— TASK PROMPT —
Your task is to repeat the listing exactly.

— TASK INPUT —

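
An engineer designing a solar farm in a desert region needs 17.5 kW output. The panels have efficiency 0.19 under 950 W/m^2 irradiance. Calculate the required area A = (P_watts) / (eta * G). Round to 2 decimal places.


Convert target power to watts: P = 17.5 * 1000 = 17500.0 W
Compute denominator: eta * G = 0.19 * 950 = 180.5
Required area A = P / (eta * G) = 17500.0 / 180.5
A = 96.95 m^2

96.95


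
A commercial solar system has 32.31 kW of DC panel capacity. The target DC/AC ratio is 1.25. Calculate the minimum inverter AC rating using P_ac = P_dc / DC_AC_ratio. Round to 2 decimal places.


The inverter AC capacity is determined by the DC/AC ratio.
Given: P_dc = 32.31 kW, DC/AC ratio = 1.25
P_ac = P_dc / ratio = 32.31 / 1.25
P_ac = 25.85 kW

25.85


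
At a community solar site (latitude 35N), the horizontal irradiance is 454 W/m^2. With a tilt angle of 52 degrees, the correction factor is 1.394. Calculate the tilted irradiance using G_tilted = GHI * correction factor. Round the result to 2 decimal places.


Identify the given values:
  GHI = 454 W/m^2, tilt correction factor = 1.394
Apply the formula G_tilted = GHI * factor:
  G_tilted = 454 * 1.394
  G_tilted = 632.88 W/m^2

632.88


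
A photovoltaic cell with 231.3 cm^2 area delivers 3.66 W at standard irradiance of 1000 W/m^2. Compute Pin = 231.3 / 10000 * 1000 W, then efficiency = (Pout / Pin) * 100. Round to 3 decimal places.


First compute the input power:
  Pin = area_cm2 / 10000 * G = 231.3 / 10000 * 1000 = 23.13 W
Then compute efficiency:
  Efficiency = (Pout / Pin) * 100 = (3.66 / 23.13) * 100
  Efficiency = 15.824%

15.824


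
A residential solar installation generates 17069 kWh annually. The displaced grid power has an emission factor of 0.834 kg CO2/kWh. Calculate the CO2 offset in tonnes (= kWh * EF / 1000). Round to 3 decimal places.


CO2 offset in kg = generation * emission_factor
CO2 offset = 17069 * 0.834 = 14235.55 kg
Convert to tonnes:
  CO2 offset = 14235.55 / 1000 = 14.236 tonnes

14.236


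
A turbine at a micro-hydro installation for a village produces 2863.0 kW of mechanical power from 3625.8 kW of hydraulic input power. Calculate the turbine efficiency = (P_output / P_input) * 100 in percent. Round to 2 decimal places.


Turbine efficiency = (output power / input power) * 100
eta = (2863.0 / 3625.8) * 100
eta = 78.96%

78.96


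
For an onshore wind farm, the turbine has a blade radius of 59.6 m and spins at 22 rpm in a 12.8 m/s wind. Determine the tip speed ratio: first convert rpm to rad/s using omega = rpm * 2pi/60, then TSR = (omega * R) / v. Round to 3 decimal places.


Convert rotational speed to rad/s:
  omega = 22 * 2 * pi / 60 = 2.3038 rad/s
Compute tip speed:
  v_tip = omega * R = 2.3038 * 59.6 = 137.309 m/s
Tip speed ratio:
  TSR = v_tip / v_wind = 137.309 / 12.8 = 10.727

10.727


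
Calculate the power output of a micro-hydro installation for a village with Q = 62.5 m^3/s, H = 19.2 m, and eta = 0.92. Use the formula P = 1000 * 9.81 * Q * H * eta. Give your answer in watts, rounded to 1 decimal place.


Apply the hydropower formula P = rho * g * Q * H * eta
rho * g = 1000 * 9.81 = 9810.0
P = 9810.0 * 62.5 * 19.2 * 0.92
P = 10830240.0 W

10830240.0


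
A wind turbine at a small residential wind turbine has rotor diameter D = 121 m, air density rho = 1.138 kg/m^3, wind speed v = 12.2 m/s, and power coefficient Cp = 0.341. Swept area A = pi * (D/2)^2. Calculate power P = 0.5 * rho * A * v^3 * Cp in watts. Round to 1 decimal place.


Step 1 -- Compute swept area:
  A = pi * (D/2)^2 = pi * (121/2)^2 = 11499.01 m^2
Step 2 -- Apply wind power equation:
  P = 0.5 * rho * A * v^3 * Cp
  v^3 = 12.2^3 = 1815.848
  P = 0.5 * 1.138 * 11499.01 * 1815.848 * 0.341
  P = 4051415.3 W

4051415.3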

— RESPONSE AREA —
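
An engineer designing a solar farm in a desert region needs 17.5 kW output. The panels have efficiency 0.19 under 950 W/m^2 irradiance. Calculate the required area A = (P_watts) / (eta * G). Round to 2 decimal places.


Convert target power to watts: P = 17.5 * 1000 = 17500.0 W
Compute denominator: eta * G = 0.19 * 950 = 180.5
Required area A = P / (eta * G) = 17500.0 / 180.5
A = 96.95 m^2

96.95


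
A commercial solar system has 32.31 kW of DC panel capacity. The target DC/AC ratio is 1.25. Calculate the minimum inverter AC rating using P_ac = P_dc / DC_AC_ratio. Round to 2 decimal places.


The inverter AC capacity is determined by the DC/AC ratio.
Given: P_dc = 32.31 kW, DC/AC ratio = 1.25
P_ac = P_dc / ratio = 32.31 / 1.25
P_ac = 25.85 kW

25.85


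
At a community solar site (latitude 35N), the horizontal irradiance is 454 W/m^2. With a tilt angle of 52 degrees, the correction factor is 1.394. Calculate the tilted irradiance using G_tilted = GHI * correction factor. Round the result to 2 decimal places.


Identify the given values:
  GHI = 454 W/m^2, tilt correction factor = 1.394
Apply the formula G_tilted = GHI * factor:
  G_tilted = 454 * 1.394
  G_tilted = 632.88 W/m^2

632.88


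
A photovoltaic cell with 231.3 cm^2 area delivers 3.66 W at standard irradiance of 1000 W/m^2. Compute Pin = 231.3 / 10000 * 1000 W, then efficiency = (Pout / Pin) * 100. Round to 3 decimal places.


First compute the input power:
  Pin = area_cm2 / 10000 * G = 231.3 / 10000 * 1000 = 23.13 W
Then compute efficiency:
  Efficiency = (Pout / Pin) * 100 = (3.66 / 23.13) * 100
  Efficiency = 15.824%

15.824


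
A residential solar installation generates 17069 kWh annually. The displaced grid power has an emission factor of 0.834 kg CO2/kWh. Calculate the CO2 offset in tonnes (= kWh * EF / 1000). Round to 3 decimal places.


CO2 offset in kg = generation * emission_factor
CO2 offset = 17069 * 0.834 = 14235.55 kg
Convert to tonnes:
  CO2 offset = 14235.55 / 1000 = 14.236 tonnes

14.236


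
A turbine at a micro-hydro installation for a village produces 2863.0 kW of mechanical power from 3625.8 kW of hydraulic input power. Calculate the turbine efficiency = (P_output / P_input) * 100 in percent. Round to 2 decimal places.


Turbine efficiency = (output power / input power) * 100
eta = (2863.0 / 3625.8) * 100
eta = 78.96%

78.96


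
For an onshore wind farm, the turbine has a blade radius of 59.6 m and spins at 22 rpm in a 12.8 m/s wind. Determine the tip speed ratio: first convert rpm to rad/s using omega = rpm * 2pi/60, then TSR = (omega * R) / v. Round to 3 decimal places.


Convert rotational speed to rad/s:
  omega = 22 * 2 * pi / 60 = 2.3038 rad/s
Compute tip speed:
  v_tip = omega * R = 2.3038 * 59.6 = 137.309 m/s
Tip speed ratio:
  TSR = v_tip / v_wind = 137.309 / 12.8 = 10.727

10.727


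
Calculate the power output of a micro-hydro installation for a village with Q = 62.5 m^3/s, H = 19.2 m, and eta = 0.92. Use the formula P = 1000 * 9.81 * Q * H * eta. Give your answer in watts, rounded to 1 decimal place.


Apply the hydropower formula P = rho * g * Q * H * eta
rho * g = 1000 * 9.81 = 9810.0
P = 9810.0 * 62.5 * 19.2 * 0.92
P = 10830240.0 W

10830240.0


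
A wind turbine at a small residential wind turbine has rotor diameter D = 121 m, air density rho = 1.138 kg/m^3, wind speed v = 12.2 m/s, and power coefficient Cp = 0.341. Swept area A = pi * (D/2)^2. Calculate power P = 0.5 * rho * A * v^3 * Cp in watts. Round to 1 decimal place.


Step 1 -- Compute swept area:
  A = pi * (D/2)^2 = pi * (121/2)^2 = 11499.01 m^2
Step 2 -- Apply wind power equation:
  P = 0.5 * rho * A * v^3 * Cp
  v^3 = 12.2^3 = 1815.848
  P = 0.5 * 1.138 * 11499.01 * 1815.848 * 0.341
  P = 4051415.3 W

4051415.3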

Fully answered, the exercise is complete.